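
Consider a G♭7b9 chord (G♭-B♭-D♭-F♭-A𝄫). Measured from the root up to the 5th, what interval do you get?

The root is G♭ and the 5th is D♭.
From G♭ to D♭ is 7 semitones, exactly the perfect fifth.

P5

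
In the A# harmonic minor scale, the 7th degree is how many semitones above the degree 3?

8

The scale is A# B# C# D# E# F# G##.
C# up to G## is an augmented fifth — 8 semitones.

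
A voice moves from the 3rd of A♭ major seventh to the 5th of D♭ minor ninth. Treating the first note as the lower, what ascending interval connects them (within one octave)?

A♭ major seventh has C as its 3rd, and D♭ minor ninth has A♭ as its 5th.
6 letter names make it a sixth; at 8 semitones (a half step narrower than major) the quality is minor.

minor sixth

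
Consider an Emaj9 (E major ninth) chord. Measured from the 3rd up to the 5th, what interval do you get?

minor third

Emaj9: E G♯ B D♯ F♯.
The 3rd is G♯ and the 5th is B.
3 letter names make it a third; at 3 semitones (a half step narrower than major) the quality is minor.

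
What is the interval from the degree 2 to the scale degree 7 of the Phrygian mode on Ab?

M6

The scale runs Ab Bbb Cb Db Eb Fb Gb.
Degree 2 = Bbb; degree 7 = Gb.
Counting 6 letters and 9 half steps from Bbb gives a major sixth.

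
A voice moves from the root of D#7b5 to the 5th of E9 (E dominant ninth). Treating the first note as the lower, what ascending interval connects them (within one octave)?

minor sixth

D#7b5 has D# as its root, and E9 (E dominant ninth) has B as its 5th.
6 letter names make it a sixth; at 8 semitones (a half step narrower than major) the quality is minor.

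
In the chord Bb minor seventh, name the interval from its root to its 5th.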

:::::

Retype the whole listing above exactly as it appears.

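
Consider a G♭7b9 chord (G♭-B♭-D♭-F♭-A𝄫). Measured from the root up to the 5th, what interval do you get?

The root is G♭ and the 5th is D♭.
From G♭ to D♭ is 7 semitones, exactly the perfect fifth.

P5

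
In the A# harmonic minor scale, the 7th degree is how many semitones above the degree 3?

8

The scale is A# B# C# D# E# F# G##.
C# up to G## is an augmented fifth — 8 semitones.

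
A voice moves from the 3rd of A♭ major seventh to the 5th of D♭ minor ninth. Treating the first note as the lower, what ascending interval connects them (within one octave)?

A♭ major seventh has C as its 3rd, and D♭ minor ninth has A♭ as its 5th.
6 letter names make it a sixth; at 8 semitones (a half step narrower than major) the quality is minor.

minor sixth

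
Consider an Emaj9 (E major ninth) chord. Measured from the 3rd up to the 5th, what interval do you get?

minor third

Emaj9: E G♯ B D♯ F♯.
The 3rd is G♯ and the 5th is B.
3 letter names make it a third; at 3 semitones (a half step narrower than major) the quality is minor.

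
What is the interval from the degree 2 to the scale degree 7 of the Phrygian mode on Ab?

M6

The scale runs Ab Bbb Cb Db Eb Fb Gb.
Degree 2 = Bbb; degree 7 = Gb.
Counting 6 letters and 9 half steps from Bbb gives a major sixth.

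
A voice moves from the root of D#7b5 to the 5th of E9 (E dominant ninth). Treating the first note as the lower, what ascending interval connects them (within one octave)?

minor sixth

D#7b5 has D# as its root, and E9 (E dominant ninth) has B as its 5th.
6 letter names make it a sixth; at 8 semitones (a half step narrower than major) the quality is minor.

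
In the chord Bb minor seventh, name the interval from its root to its 5th.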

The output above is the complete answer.